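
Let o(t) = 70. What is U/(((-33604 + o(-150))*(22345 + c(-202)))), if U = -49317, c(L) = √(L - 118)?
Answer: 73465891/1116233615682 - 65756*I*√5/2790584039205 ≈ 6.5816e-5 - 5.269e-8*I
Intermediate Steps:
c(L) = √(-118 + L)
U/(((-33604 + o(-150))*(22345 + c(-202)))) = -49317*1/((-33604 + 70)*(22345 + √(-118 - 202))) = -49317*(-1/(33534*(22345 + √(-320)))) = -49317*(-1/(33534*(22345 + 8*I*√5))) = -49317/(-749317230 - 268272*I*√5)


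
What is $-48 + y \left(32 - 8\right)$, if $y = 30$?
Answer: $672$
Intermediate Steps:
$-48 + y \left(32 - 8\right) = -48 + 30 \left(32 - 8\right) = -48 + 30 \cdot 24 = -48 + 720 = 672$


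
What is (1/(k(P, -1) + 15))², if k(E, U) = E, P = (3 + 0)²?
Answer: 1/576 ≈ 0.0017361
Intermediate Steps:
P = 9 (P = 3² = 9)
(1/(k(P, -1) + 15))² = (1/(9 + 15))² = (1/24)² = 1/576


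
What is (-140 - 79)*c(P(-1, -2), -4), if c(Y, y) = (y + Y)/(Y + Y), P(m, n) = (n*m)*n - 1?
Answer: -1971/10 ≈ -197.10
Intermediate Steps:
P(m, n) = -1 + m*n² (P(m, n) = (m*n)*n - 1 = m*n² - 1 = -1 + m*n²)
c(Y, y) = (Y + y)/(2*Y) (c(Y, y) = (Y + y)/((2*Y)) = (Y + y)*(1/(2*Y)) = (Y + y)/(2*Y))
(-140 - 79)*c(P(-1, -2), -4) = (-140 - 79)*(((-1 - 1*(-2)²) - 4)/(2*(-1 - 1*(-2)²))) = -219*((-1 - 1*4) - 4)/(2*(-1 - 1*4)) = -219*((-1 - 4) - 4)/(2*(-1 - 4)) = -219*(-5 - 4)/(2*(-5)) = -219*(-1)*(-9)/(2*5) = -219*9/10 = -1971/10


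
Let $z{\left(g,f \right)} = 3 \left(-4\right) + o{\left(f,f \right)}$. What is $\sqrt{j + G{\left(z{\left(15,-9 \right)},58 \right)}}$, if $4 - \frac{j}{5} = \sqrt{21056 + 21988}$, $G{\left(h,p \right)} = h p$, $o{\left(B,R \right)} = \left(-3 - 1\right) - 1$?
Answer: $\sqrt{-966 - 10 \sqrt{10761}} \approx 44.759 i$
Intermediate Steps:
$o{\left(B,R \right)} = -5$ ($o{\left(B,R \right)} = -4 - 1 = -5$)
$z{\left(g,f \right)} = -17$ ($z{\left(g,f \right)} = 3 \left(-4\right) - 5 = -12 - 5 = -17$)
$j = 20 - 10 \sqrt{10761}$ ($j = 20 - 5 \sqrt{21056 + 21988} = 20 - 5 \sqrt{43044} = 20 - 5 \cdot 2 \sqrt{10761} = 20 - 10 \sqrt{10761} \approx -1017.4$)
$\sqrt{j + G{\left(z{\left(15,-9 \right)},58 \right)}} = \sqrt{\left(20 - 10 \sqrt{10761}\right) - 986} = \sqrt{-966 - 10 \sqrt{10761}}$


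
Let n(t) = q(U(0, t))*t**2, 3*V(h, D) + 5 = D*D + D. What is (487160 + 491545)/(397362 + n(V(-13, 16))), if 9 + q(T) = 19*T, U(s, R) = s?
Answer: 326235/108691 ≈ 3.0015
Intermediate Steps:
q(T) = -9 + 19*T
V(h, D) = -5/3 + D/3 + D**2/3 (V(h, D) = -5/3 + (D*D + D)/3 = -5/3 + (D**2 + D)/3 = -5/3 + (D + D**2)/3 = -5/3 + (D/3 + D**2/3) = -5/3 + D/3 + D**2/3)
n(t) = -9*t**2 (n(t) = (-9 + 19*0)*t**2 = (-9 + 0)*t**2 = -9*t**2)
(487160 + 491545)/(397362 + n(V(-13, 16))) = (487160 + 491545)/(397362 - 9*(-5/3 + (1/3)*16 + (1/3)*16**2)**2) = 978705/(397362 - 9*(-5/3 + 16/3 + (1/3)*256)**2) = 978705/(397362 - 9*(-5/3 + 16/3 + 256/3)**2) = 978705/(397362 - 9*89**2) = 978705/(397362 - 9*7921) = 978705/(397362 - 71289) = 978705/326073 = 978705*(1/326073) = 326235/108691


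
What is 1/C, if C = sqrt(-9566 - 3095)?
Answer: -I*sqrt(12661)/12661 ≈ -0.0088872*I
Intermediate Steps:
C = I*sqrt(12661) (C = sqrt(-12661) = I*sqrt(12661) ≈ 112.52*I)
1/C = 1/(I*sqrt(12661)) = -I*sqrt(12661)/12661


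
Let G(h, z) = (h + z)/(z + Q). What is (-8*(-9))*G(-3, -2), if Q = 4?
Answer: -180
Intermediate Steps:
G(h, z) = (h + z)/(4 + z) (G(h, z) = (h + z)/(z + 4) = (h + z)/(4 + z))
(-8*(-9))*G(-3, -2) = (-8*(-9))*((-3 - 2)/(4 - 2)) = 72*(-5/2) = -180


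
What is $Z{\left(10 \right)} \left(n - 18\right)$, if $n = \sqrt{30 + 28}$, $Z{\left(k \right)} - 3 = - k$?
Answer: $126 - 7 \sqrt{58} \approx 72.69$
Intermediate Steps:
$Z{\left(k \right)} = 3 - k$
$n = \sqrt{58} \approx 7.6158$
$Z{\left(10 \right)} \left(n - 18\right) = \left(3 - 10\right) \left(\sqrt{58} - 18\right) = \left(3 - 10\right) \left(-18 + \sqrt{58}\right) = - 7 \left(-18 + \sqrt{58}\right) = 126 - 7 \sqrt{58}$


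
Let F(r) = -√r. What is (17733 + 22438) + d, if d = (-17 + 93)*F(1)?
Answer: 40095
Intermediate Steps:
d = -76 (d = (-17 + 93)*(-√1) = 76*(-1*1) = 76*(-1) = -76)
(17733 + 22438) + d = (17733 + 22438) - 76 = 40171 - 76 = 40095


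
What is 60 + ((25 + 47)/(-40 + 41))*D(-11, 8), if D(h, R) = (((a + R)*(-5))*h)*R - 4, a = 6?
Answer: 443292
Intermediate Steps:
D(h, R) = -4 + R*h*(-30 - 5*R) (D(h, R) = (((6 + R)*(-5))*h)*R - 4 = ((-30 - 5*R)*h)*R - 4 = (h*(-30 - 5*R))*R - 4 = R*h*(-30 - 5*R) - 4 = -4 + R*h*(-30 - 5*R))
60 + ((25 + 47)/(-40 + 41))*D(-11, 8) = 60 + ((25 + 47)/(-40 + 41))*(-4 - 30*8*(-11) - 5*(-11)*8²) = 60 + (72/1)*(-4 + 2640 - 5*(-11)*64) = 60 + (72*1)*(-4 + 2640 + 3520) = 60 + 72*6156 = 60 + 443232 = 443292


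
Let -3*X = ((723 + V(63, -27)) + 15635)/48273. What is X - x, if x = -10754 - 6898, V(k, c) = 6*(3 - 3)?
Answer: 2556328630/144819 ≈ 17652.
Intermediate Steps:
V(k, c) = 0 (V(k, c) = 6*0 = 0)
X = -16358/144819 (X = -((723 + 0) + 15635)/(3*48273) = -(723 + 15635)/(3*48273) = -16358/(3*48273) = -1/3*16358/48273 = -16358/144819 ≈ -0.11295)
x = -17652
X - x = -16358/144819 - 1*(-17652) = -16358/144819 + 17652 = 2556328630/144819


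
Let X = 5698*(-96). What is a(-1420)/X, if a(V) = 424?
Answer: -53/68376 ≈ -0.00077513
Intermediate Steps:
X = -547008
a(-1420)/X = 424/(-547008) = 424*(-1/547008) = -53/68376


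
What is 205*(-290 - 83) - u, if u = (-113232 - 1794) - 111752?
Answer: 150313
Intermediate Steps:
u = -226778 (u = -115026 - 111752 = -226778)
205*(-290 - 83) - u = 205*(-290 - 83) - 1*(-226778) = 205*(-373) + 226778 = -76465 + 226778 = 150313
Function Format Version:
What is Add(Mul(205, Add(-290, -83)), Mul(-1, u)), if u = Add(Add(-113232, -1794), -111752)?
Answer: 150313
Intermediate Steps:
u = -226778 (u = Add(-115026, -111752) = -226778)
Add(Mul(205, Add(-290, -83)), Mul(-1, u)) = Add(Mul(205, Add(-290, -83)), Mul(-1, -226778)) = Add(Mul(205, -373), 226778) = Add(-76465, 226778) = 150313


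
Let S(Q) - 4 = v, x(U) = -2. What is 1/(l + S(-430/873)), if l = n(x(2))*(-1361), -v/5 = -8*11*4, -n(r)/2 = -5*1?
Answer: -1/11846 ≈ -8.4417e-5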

--

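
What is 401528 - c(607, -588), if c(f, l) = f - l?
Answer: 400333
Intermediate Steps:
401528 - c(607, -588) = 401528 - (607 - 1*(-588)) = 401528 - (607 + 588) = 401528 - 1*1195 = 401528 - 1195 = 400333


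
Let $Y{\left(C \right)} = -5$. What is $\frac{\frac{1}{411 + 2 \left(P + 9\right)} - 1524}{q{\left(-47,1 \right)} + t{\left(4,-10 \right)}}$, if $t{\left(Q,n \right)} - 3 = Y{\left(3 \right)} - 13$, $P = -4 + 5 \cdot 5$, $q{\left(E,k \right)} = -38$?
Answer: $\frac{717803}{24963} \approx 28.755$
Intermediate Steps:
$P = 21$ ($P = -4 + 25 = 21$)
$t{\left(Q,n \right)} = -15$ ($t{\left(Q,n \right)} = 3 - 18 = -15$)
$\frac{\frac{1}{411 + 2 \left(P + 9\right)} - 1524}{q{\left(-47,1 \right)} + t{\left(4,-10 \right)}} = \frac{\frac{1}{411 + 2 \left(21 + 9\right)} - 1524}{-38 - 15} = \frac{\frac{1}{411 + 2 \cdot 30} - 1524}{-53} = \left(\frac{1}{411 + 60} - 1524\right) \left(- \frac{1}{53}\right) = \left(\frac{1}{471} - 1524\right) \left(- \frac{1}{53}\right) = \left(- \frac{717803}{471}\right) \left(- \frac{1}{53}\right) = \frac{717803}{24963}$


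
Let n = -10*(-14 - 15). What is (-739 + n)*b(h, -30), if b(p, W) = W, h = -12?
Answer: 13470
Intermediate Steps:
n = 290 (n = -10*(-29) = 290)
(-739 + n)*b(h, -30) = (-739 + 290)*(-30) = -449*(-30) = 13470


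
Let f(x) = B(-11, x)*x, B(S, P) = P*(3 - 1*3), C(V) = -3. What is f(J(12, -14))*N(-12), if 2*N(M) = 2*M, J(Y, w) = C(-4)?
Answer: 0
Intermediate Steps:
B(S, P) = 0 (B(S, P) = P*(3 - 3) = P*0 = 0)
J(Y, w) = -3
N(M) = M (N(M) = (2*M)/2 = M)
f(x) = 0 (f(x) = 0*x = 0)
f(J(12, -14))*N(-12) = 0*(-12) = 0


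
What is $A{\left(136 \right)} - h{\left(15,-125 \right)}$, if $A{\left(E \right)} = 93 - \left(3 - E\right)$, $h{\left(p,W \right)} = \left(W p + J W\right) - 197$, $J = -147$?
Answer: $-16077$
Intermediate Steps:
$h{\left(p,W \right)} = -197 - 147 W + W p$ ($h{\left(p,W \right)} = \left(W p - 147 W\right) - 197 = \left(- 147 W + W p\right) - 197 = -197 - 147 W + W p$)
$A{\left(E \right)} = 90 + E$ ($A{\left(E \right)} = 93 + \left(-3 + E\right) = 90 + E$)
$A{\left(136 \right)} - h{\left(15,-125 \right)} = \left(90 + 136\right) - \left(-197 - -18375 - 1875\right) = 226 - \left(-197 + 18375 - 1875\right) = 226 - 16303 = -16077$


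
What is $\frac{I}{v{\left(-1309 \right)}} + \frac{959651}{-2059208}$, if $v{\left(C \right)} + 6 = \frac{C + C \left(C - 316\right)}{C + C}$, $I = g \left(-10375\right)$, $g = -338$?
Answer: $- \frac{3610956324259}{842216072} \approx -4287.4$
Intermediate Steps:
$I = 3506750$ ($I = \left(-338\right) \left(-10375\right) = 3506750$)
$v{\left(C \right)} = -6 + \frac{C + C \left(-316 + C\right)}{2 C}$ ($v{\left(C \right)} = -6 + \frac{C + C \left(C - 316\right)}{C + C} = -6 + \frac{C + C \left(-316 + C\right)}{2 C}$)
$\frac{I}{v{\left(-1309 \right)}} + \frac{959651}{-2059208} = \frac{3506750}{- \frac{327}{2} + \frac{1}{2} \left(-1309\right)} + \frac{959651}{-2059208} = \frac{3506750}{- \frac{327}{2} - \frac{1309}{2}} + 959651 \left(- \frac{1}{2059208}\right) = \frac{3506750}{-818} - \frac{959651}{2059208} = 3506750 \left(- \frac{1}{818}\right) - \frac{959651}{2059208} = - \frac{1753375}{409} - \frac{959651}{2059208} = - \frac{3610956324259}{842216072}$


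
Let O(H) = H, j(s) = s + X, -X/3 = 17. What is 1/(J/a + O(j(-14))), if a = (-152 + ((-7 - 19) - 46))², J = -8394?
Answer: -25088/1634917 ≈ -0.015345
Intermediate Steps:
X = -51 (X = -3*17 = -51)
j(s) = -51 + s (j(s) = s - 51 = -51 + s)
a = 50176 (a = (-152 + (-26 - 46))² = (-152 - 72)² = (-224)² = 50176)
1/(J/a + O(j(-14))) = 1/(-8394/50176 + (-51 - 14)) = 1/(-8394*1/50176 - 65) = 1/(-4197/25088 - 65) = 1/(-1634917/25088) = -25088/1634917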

**BRIEF**.
All that is needed is the exact run of lines above from the line containing "Let o(t) = 70." through the line containing "Answer: 1/576 ≈ 0.0017361", both of them included.

**EXERCISE RESULT**.
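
Let o(t) = 70. What is U/(((-33604 + o(-150))*(22345 + c(-202)))), if U = -49317, c(L) = √(L - 118)?
Answer: 73465891/1116233615682 - 65756*I*√5/2790584039205 ≈ 6.5816e-5 - 5.269e-8*I
Intermediate Steps:
c(L) = √(-118 + L)
U/(((-33604 + o(-150))*(22345 + c(-202)))) = -49317*1/((-33604 + 70)*(22345 + √(-118 - 202))) = -49317*(-1/(33534*(22345 + √(-320)))) = -49317*(-1/(33534*(22345 + 8*I*√5))) = -49317/(-749317230 - 268272*I*√5)


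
What is $-48 + y \left(32 - 8\right)$, if $y = 30$?
Answer: $672$
Intermediate Steps:
$-48 + y \left(32 - 8\right) = -48 + 30 \left(32 - 8\right) = -48 + 30 \cdot 24 = -48 + 720 = 672$


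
What is (1/(k(P, -1) + 15))², if k(E, U) = E, P = (3 + 0)²?
Answer: 1/576 ≈ 0.0017361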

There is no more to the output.